THE PROBLEM ->
Copy exactly the lines of the data below that run from the line holding "Initial concentrations: [A]₀" through the line holding "Build the ICE table for each equilibration", both ends included.

[Collected data entries]
+ + +

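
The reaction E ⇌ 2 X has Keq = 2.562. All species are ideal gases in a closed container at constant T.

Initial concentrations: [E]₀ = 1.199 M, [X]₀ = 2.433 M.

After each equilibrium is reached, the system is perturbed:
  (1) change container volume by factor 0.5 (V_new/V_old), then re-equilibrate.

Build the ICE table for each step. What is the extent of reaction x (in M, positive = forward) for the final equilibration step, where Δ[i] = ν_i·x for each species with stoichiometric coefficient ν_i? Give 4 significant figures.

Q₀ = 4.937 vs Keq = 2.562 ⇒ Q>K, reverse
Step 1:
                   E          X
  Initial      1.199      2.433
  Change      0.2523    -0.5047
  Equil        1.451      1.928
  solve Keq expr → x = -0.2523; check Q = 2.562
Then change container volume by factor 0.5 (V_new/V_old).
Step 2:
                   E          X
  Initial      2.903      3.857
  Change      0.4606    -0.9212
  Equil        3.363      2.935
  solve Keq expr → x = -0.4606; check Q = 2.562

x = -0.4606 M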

+ + +

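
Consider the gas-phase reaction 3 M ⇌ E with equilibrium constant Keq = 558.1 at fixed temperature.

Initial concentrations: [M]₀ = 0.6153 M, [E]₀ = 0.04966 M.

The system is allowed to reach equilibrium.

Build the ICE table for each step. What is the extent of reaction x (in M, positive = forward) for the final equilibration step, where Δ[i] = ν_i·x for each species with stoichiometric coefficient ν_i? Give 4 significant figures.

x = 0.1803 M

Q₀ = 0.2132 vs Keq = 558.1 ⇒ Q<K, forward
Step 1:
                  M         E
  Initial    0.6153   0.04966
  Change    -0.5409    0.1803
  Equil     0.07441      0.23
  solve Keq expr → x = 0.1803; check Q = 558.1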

+ + +

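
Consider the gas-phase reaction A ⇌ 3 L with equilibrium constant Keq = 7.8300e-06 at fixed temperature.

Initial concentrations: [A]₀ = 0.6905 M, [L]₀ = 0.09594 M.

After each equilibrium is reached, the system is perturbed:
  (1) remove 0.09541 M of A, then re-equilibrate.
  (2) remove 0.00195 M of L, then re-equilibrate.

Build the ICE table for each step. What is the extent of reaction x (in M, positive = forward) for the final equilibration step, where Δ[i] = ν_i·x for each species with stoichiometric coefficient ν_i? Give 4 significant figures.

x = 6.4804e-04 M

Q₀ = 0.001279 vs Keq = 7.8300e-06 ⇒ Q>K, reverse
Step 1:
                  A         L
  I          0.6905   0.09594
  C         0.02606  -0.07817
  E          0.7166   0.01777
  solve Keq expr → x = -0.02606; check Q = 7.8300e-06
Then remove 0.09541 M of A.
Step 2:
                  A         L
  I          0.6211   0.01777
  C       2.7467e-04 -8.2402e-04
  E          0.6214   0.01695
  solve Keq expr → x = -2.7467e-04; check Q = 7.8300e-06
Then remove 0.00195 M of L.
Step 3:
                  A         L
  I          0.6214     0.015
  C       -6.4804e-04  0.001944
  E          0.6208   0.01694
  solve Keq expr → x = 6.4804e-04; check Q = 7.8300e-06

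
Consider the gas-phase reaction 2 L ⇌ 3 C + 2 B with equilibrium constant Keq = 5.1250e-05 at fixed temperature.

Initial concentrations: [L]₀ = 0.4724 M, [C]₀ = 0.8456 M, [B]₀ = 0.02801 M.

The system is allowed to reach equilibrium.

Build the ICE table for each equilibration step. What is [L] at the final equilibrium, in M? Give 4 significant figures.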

+ + +

RESPONSE ->
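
Initial concentrations: [A]₀ = 0.6905 M, [L]₀ = 0.09594 M.

After each equilibrium is reached, the system is perturbed:
  (1) remove 0.09541 M of A, then re-equilibrate.
  (2) remove 0.00195 M of L, then re-equilibrate.

Build the ICE table for each step. What is the extent of reaction x (in M, positive = forward) for the final equilibration step, where Δ[i] = ν_i·x for each species with stoichiometric coefficient ν_i? Give 4 significant figures.

x = 6.4804e-04 M

Q₀ = 0.001279 vs Keq = 7.8300e-06 ⇒ Q>K, reverse
Step 1:
                  A         L
  I          0.6905   0.09594
  C         0.02606  -0.07817
  E          0.7166   0.01777
  solve Keq expr → x = -0.02606; check Q = 7.8300e-06
Then remove 0.09541 M of A.
Step 2:
                  A         L
  I          0.6211   0.01777
  C       2.7467e-04 -8.2402e-04
  E          0.6214   0.01695
  solve Keq expr → x = -2.7467e-04; check Q = 7.8300e-06
Then remove 0.00195 M of L.
Step 3:
                  A         L
  I          0.6214     0.015
  C       -6.4804e-04  0.001944
  E          0.6208   0.01694
  solve Keq expr → x = 6.4804e-04; check Q = 7.8300e-06

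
Consider the gas-phase reaction 2 L ⇌ 3 C + 2 B with equilibrium constant Keq = 5.1250e-05 at fixed temperature.

Initial concentrations: [L]₀ = 0.4724 M, [C]₀ = 0.8456 M, [B]₀ = 0.02801 M.

The system is allowed to reach equilibrium.

Build the ICE table for each equilibration step. What is [L] at the final equilibrium, in M? Give 4 significant figures.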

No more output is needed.